Collected data:
┏━━

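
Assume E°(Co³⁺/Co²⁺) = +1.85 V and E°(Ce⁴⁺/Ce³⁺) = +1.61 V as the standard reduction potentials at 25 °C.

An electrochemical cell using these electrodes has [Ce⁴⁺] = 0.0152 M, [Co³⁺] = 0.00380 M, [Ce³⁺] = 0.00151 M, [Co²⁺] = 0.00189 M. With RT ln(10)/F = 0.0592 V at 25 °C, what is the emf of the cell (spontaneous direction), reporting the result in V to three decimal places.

Co³⁺/Co²⁺ is the cathode (higher E°), Ce⁴⁺/Ce³⁺ the anode: E°cell = +1.85 − (+1.61) = +0.24 V, n = 1.
Overall: Co³⁺(aq) + Ce³⁺(aq) → Co²⁺(aq) + Ce⁴⁺(aq)
Q = [Co²⁺]·[Ce⁴⁺] / ([Co³⁺]·[Ce³⁺]); log Q = 0.700.
E = E° − (0.0592/n) log Q = +0.24 − (0.0592/1)(0.700) = +0.199 V.

+0.199 V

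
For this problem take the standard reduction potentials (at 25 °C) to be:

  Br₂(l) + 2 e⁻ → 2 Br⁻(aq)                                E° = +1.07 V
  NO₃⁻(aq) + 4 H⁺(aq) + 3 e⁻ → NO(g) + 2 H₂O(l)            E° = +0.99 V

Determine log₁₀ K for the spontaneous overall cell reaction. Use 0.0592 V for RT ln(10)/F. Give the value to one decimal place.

Cathode: Br₂/Br⁻; anode: NO₃⁻/NO. E°cell = +0.08 V, n = 6.
log K = nE°cell / 0.0592 = (6)(+0.08) / 0.0592 = 8.1.

8.1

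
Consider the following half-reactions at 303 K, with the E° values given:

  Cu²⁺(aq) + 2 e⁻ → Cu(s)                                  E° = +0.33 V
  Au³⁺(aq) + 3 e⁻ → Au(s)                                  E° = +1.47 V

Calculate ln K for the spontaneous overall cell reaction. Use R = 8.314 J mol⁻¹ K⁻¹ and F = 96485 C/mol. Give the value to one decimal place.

Cathode: Au³⁺/Au; anode: Cu²⁺/Cu. E°cell = (+1.47) − (+0.33) = +1.14 V, with n = 6.
ΔG° = −nFE° = −RT ln K, so ln K = nFE°/(RT) = (6)(96485)(+1.14) / ((8.314)(303)) = 261.977.

262.0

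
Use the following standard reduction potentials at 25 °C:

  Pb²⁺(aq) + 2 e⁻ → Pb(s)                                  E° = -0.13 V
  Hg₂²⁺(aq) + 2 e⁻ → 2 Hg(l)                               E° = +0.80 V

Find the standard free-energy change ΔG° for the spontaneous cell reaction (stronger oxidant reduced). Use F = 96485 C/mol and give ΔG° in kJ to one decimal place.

-179.5 kJ

Hg₂²⁺/Hg (E° = +0.80 V) is the cathode; Pb²⁺/Pb (E° = -0.13 V) is the anode, so E°cell = +0.93 V.
Balancing electrons gives n = 2 (lcm of 2 and 2).
ΔG° = −nFE° = −(2)(96485)(+0.93) = -179,462 J = -179.5 kJ.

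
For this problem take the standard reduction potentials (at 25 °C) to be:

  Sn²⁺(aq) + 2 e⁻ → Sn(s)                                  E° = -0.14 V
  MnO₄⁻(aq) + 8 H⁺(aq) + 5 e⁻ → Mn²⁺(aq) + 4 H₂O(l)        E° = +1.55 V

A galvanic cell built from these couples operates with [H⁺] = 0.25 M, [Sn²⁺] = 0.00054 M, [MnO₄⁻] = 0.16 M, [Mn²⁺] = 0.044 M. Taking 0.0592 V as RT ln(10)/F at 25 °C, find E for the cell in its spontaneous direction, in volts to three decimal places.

MnO₄⁻/Mn²⁺ is the cathode (higher E°), Sn²⁺/Sn the anode: E°cell = +1.55 − (-0.14) = +1.69 V, n = 10.
Overall: 2 MnO₄⁻(aq) + 16 H⁺(aq) + 5 Sn(s) → 2 Mn²⁺(aq) + 8 H₂O(l) + 5 Sn²⁺(aq)
Q = [Mn²⁺]^2·[Sn²⁺]^5 / ([MnO₄⁻]^2·[H⁺]^16); log Q = -7.826.
E = E° − (0.0592/n) log Q = +1.69 − (0.0592/10)(-7.826) = +1.736 V.

+1.736 V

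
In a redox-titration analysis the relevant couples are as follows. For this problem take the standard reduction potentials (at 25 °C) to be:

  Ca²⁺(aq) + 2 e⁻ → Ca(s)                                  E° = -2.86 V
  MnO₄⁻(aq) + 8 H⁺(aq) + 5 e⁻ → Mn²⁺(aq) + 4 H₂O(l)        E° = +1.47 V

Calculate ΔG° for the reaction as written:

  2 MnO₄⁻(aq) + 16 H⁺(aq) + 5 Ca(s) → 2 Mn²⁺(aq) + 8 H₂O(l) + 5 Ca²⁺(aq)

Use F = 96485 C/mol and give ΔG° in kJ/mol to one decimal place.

As written, MnO₄⁻/Mn²⁺ is reduced (cathode) and Ca²⁺/Ca is oxidised (anode), so E°cell = (+1.47) − (-2.86) = +4.33 V.
Balancing electrons gives n = 10.
ΔG° = −nFE° = −(10)(96485)(+4.33) = -4,177,800 J = -4177.8 kJ/mol.

-4177.8 kJ/mol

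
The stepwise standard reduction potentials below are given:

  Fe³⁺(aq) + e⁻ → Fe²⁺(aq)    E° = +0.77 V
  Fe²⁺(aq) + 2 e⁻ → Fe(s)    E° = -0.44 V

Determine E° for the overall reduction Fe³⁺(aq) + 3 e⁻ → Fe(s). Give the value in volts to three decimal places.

-0.037 V

Standard free energies of sequential steps add: ΔG°₃ = ΔG°₁ + ΔG°₂, so n₃E°₃ = n₁E°₁ + n₂E°₂.
E°₃ = (1×+0.77 + 2×-0.44) / 3 = (-0.110) / 3 = -0.037 V.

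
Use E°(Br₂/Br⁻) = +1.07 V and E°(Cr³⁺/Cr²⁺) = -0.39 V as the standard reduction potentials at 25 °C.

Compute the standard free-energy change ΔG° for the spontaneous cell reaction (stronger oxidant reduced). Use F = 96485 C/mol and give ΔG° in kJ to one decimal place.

Br₂/Br⁻ (E° = +1.07 V) is the cathode; Cr³⁺/Cr²⁺ (E° = -0.39 V) is the anode, so E°cell = +1.46 V.
Balancing electrons gives n = 2 (lcm of 2 and 1).
ΔG° = −nFE° = −(2)(96485)(+1.46) = -281,736 J = -281.7 kJ.

-281.7 kJ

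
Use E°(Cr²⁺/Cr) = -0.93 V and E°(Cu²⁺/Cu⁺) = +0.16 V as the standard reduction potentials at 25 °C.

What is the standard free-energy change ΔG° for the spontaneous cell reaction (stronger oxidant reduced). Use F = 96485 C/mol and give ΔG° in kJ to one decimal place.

Cu²⁺/Cu⁺ (E° = +0.16 V) is the cathode; Cr²⁺/Cr (E° = -0.93 V) is the anode, so E°cell = +1.09 V.
Balancing electrons gives n = 2 (lcm of 1 and 2).
ΔG° = −nFE° = −(2)(96485)(+1.09) = -210,337 J = -210.3 kJ.

-210.3 kJ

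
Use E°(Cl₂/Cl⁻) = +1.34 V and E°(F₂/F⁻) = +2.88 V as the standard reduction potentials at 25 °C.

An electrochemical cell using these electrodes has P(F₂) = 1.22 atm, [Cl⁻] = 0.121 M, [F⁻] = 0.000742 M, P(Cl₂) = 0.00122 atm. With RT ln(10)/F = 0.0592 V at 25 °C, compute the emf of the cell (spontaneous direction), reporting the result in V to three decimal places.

+1.760 V

F₂/F⁻ is the cathode (higher E°), Cl₂/Cl⁻ the anode: E°cell = +2.88 − (+1.34) = +1.54 V, n = 2.
Overall: F₂(g) + 2 Cl⁻(aq) → 2 F⁻(aq) + Cl₂(g)
Q = [F⁻]^2·P(Cl₂) / (P(F₂)·[Cl⁻]^2); log Q = -7.425.
E = E° − (0.0592/n) log Q = +1.54 − (0.0592/2)(-7.425) = +1.760 V.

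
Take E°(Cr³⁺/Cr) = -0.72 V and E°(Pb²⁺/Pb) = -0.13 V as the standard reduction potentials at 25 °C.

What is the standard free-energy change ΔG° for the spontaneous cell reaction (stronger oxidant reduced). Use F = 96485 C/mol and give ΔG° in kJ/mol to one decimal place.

-341.6 kJ/mol

Pb²⁺/Pb (E° = -0.13 V) is the cathode; Cr³⁺/Cr (E° = -0.72 V) is the anode, so E°cell = +0.59 V.
Balancing electrons gives n = 6 (lcm of 2 and 3).
ΔG° = −nFE° = −(6)(96485)(+0.59) = -341,557 J = -341.6 kJ/mol.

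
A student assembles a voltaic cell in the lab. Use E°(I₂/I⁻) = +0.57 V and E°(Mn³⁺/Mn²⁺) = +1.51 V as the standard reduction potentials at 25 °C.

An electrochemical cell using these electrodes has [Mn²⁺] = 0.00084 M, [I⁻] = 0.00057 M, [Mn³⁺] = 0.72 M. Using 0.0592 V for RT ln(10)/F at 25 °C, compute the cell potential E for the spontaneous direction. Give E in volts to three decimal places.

Mn³⁺/Mn²⁺ is the cathode (higher E°), I₂/I⁻ the anode: E°cell = +1.51 − (+0.57) = +0.94 V, n = 2.
Overall: 2 Mn³⁺(aq) + 2 I⁻(aq) → 2 Mn²⁺(aq) + I₂(s)
Q = [Mn²⁺]^2 / ([Mn³⁺]^2·[I⁻]^2); log Q = 0.622.
E = E° − (0.0592/n) log Q = +0.94 − (0.0592/2)(0.622) = +0.922 V.

+0.922 V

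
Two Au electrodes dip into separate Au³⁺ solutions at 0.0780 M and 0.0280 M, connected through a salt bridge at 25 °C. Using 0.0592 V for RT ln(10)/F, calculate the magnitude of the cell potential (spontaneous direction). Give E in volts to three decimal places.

+0.009 V

For a concentration cell E°cell = 0. The 0.0780 M side is the cathode (reduction is favoured where [Au³⁺] is higher).
With n = 3, E = −(0.0592/3) log([Au³⁺]ₐₙ/[Au³⁺]꜀ₐₜ) = −(0.0592/3) log(0.028/0.078) = −(0.0592/3)(-0.445) = +0.009 V.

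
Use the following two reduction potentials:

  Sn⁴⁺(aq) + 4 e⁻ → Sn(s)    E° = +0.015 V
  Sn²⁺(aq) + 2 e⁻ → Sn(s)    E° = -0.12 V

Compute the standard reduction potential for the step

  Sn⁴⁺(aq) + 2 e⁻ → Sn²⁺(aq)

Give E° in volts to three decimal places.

+0.150 V

Sequential free energies add, so n₃E°₃ = n₁E°₁ + n₂E°₂.
With n₃ = 4, and the known step contributing 2×(-0.12) V, the unknown satisfies 2·E° = 4×(+0.015) − 2×(-0.12) = +0.300.
E° = +0.300 / 2 = +0.150 V.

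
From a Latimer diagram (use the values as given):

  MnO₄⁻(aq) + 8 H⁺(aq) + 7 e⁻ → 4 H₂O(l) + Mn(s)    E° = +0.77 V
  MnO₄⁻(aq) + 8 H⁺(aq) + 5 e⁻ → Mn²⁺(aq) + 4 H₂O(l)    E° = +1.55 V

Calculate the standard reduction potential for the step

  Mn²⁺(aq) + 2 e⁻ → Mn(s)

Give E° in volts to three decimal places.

-1.180 V

Sequential free energies add, so n₃E°₃ = n₁E°₁ + n₂E°₂.
With n₃ = 7, and the known step contributing 5×(+1.55) V, the unknown satisfies 2·E° = 7×(+0.77) − 5×(+1.55) = -2.360.
E° = -2.360 / 2 = -1.180 V.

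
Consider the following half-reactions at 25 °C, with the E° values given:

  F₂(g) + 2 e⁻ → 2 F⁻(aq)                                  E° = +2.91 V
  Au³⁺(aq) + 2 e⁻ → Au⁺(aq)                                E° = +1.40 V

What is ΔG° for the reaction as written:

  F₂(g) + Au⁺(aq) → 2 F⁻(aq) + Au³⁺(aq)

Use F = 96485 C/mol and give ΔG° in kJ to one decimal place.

-291.4 kJ

As written, F₂/F⁻ is reduced (cathode) and Au³⁺/Au⁺ is oxidised (anode), so E°cell = (+2.91) − (+1.40) = +1.51 V.
Balancing electrons gives n = 2.
ΔG° = −nFE° = −(2)(96485)(+1.51) = -291,385 J = -291.4 kJ.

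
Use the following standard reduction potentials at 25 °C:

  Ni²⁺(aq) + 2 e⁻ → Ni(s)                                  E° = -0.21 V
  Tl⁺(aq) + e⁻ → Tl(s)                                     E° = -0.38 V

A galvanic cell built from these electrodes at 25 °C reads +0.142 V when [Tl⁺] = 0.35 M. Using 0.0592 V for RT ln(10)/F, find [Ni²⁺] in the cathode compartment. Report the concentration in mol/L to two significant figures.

0.014 M

Ni²⁺/Ni is the cathode, Tl⁺/Tl the anode: E°cell = +0.17 V, n = 2.
Overall reaction: Ni²⁺(aq) + 2 Tl(s) → Ni(s) + 2 Tl⁺(aq); Q = [Tl⁺]^2/[Ni²⁺]^1.
From E = E° − (0.0592/n) log Q: log Q = (E° − E)·n/0.0592 = (+0.17 − (+0.142))·2/0.0592 = 0.9459.
So 1·log[Ni²⁺] = 2·log(0.35) − log Q = -0.9119 − (0.9459) = -1.8578; [Ni²⁺] = 10^(-1.8578) ≈ 0.014 M.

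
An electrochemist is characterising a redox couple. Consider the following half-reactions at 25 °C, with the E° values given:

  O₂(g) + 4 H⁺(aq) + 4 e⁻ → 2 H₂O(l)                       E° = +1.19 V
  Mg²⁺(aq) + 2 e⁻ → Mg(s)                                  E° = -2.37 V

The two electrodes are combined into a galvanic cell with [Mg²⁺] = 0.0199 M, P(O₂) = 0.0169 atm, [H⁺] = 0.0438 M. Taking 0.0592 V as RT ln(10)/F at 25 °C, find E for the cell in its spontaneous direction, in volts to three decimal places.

O₂/H₂O is the cathode (higher E°), Mg²⁺/Mg the anode: E°cell = +1.19 − (-2.37) = +3.56 V, n = 4.
Overall: O₂(g) + 4 H⁺(aq) + 2 Mg(s) → 2 H₂O(l) + 2 Mg²⁺(aq)
Q = [Mg²⁺]^2 / (P(O₂)·[H⁺]^4); log Q = 3.804.
E = E° − (0.0592/n) log Q = +3.56 − (0.0592/4)(3.804) = +3.504 V.

+3.504 V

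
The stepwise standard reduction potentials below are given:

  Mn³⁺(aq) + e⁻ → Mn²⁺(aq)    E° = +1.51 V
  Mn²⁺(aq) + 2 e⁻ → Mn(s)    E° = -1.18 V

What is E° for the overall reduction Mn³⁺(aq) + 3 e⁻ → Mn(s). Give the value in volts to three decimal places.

Standard free energies of sequential steps add: ΔG°₃ = ΔG°₁ + ΔG°₂, so n₃E°₃ = n₁E°₁ + n₂E°₂.
E°₃ = (1×+1.51 + 2×-1.18) / 3 = (-0.850) / 3 = -0.283 V.

-0.283 V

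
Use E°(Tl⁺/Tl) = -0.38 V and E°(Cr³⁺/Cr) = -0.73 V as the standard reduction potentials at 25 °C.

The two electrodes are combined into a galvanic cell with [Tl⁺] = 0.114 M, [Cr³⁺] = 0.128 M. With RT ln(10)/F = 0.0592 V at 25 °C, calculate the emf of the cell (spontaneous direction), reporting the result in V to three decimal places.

Tl⁺/Tl is the cathode (higher E°), Cr³⁺/Cr the anode: E°cell = -0.38 − (-0.73) = +0.35 V, n = 3.
Overall: 3 Tl⁺(aq) + Cr(s) → 3 Tl(s) + Cr³⁺(aq)
Q = [Cr³⁺] / ([Tl⁺]^3); log Q = 1.936.
E = E° − (0.0592/n) log Q = +0.35 − (0.0592/3)(1.936) = +0.312 V.

+0.312 V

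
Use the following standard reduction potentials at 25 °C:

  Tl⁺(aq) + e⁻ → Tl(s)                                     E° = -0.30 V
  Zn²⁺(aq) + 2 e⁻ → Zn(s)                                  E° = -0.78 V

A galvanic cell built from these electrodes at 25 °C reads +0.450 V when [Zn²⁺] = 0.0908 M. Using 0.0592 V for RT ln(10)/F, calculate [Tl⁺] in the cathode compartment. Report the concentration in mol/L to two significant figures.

Tl⁺/Tl is the cathode, Zn²⁺/Zn the anode: E°cell = +0.48 V, n = 2.
Overall reaction: 2 Tl⁺(aq) + Zn(s) → 2 Tl(s) + Zn²⁺(aq); Q = [Zn²⁺]^1/[Tl⁺]^2.
From E = E° − (0.0592/n) log Q: log Q = (E° − E)·n/0.0592 = (+0.48 − (+0.450))·2/0.0592 = 1.0135.
So 2·log[Tl⁺] = 1·log(0.0908) − log Q = -1.0419 − (1.0135) = -2.0554; log[Tl⁺] = -2.0554 / 2 = -1.0277; [Tl⁺] = 10^(-1.0277) ≈ 0.094 M.

0.094 M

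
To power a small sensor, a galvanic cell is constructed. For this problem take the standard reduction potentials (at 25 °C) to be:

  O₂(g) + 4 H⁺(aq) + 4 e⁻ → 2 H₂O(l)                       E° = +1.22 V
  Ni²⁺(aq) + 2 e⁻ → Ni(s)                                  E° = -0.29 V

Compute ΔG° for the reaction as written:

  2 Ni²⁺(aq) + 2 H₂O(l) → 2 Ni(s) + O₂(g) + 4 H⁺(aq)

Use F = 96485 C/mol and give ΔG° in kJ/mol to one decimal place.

+582.8 kJ/mol

As written, Ni²⁺/Ni is reduced (cathode) and O₂/H₂O is oxidised (anode), so E°cell = (-0.29) − (+1.22) = -1.51 V.
Balancing electrons gives n = 4.
ΔG° = −nFE° = −(4)(96485)(-1.51) = 582,769 J = +582.8 kJ/mol.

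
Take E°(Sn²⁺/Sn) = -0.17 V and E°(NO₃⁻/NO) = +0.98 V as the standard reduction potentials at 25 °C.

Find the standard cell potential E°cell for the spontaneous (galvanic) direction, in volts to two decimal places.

The NO₃⁻/NO couple has the higher reduction potential, so it is the cathode; Sn²⁺/Sn is oxidised at the anode.
E°cell = E°(cathode) − E°(anode) = (+0.98) − (-0.17) = +1.15 V.

+1.15 V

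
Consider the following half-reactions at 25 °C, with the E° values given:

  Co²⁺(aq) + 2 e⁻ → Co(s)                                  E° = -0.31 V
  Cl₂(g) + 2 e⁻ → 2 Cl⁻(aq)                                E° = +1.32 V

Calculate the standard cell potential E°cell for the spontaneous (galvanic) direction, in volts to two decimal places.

+1.63 V

The Cl₂/Cl⁻ couple has the higher reduction potential, so it is the cathode; Co²⁺/Co is oxidised at the anode.
E°cell = E°(cathode) − E°(anode) = (+1.32) − (-0.31) = +1.63 V.
Since E°cell > 0, the reaction is spontaneous under standard conditions.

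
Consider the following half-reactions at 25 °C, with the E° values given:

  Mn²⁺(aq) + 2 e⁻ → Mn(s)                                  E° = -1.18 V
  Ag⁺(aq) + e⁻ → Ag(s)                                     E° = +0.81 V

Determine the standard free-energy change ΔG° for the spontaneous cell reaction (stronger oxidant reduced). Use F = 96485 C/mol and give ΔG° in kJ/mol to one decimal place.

Ag⁺/Ag (E° = +0.81 V) is the cathode; Mn²⁺/Mn (E° = -1.18 V) is the anode, so E°cell = +1.99 V.
Balancing electrons gives n = 2 (lcm of 1 and 2).
ΔG° = −nFE° = −(2)(96485)(+1.99) = -384,010 J = -384.0 kJ/mol.

-384.0 kJ/mol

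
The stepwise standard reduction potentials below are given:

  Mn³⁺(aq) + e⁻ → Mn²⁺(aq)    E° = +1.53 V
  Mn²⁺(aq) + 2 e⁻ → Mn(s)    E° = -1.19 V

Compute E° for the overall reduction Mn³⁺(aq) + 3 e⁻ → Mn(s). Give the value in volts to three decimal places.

Adding the free-energy changes (−nFE°) of the two steps gives −n₃FE°₃ = −n₁FE°₁ − n₂FE°₂.
E°₃ = (1×+1.53 + 2×-1.19) / 3 = (-0.850) / 3 = -0.283 V.

-0.283 V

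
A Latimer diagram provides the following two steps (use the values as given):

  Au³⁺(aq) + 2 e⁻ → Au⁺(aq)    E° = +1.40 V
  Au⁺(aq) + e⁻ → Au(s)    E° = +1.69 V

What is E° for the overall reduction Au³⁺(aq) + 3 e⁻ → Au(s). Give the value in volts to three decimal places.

+1.497 V

Standard free energies of sequential steps add: ΔG°₃ = ΔG°₁ + ΔG°₂, so n₃E°₃ = n₁E°₁ + n₂E°₂.
E°₃ = (2×+1.40 + 1×+1.69) / 3 = (+4.490) / 3 = +1.497 V.
Simply averaging or adding the two E° values would be wrong; the electron-weighted sum is required.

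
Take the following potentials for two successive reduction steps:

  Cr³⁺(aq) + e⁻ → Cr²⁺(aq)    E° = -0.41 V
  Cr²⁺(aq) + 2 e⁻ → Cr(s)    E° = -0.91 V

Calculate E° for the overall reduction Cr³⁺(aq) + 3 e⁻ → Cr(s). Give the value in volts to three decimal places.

-0.743 V

Adding the free-energy changes (−nFE°) of the two steps gives −n₃FE°₃ = −n₁FE°₁ − n₂FE°₂.
E°₃ = (1×-0.41 + 2×-0.91) / 3 = (-2.230) / 3 = -0.743 V.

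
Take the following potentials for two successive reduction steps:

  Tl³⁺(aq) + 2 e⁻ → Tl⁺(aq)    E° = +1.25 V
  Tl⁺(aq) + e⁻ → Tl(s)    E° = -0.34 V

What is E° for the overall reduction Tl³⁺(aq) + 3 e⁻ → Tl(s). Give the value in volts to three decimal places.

Since ΔG° = −nFE° is additive over sequential reductions, n₃E°₃ = n₁E°₁ + n₂E°₂.
E°₃ = (2×+1.25 + 1×-0.34) / 3 = (+2.160) / 3 = +0.720 V.
E° values themselves are not directly additive — weighting by electron count is essential.

+0.720 V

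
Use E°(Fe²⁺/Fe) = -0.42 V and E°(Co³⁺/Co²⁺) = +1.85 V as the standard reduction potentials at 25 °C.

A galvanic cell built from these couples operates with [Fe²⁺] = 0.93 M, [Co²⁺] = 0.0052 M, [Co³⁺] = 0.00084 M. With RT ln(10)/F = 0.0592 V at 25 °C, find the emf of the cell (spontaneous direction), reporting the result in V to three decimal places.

+2.224 V

Co³⁺/Co²⁺ is the cathode (higher E°), Fe²⁺/Fe the anode: E°cell = +1.85 − (-0.42) = +2.27 V, n = 2.
Overall: 2 Co³⁺(aq) + Fe(s) → 2 Co²⁺(aq) + Fe²⁺(aq)
Q = [Co²⁺]^2·[Fe²⁺] / ([Co³⁺]^2); log Q = 1.552.
E = E° − (0.0592/n) log Q = +2.27 − (0.0592/2)(1.552) = +2.224 V.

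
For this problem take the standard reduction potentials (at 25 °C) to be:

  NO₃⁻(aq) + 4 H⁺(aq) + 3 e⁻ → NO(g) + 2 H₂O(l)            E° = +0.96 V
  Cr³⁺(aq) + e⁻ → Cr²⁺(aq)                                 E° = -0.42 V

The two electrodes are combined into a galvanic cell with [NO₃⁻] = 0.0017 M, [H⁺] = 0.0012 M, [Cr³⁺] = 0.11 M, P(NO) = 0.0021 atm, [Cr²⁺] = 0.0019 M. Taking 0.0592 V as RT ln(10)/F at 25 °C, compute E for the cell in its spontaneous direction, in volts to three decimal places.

NO₃⁻/NO is the cathode (higher E°), Cr³⁺/Cr²⁺ the anode: E°cell = +0.96 − (-0.42) = +1.38 V, n = 3.
Overall: NO₃⁻(aq) + 4 H⁺(aq) + 3 Cr²⁺(aq) → NO(g) + 2 H₂O(l) + 3 Cr³⁺(aq)
Q = P(NO)·[Cr³⁺]^3 / ([NO₃⁻]·[H⁺]^4·[Cr²⁺]^3); log Q = 17.063.
E = E° − (0.0592/n) log Q = +1.38 − (0.0592/3)(17.063) = +1.043 V.

+1.043 V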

┗━━

» **What you have to do**
Given the data above, transcribe exactly the lines from the one containing "Calculate the standard reduction" down to the one containing "F₂(g) + Au⁺(aq) → 2 F⁻(aq) + Au³⁺(aq)", and no others.

» **Answer below**
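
Calculate the standard reduction potential for the step

  Mn²⁺(aq) + 2 e⁻ → Mn(s)

Give E° in volts to three decimal places.

-1.180 V

Sequential free energies add, so n₃E°₃ = n₁E°₁ + n₂E°₂.
With n₃ = 7, and the known step contributing 5×(+1.55) V, the unknown satisfies 2·E° = 7×(+0.77) − 5×(+1.55) = -2.360.
E° = -2.360 / 2 = -1.180 V.

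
Consider the following half-reactions at 25 °C, with the E° values given:

  F₂(g) + 2 e⁻ → 2 F⁻(aq)                                  E° = +2.91 V
  Au³⁺(aq) + 2 e⁻ → Au⁺(aq)                                E° = +1.40 V

What is ΔG° for the reaction as written:

  F₂(g) + Au⁺(aq) → 2 F⁻(aq) + Au³⁺(aq)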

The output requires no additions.